*TASK TO COMPLETE*. Each entry needs to be restated exactly as written.

*Saved entries*.
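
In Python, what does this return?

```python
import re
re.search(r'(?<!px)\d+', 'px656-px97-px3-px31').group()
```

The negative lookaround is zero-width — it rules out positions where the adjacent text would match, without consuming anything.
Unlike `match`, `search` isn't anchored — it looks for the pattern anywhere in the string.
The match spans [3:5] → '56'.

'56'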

*RESULT BELOW*.
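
In Python, what does this return?

```python
import re
re.search(r'(?<!px)\d+', 'px656-px97-px3-px31').group()
```

The negative lookaround is zero-width — it rules out positions where the adjacent text would match, without consuming anything.
Unlike `match`, `search` isn't anchored — it looks for the pattern anywhere in the string.
The match spans [3:5] → '56'.

'56'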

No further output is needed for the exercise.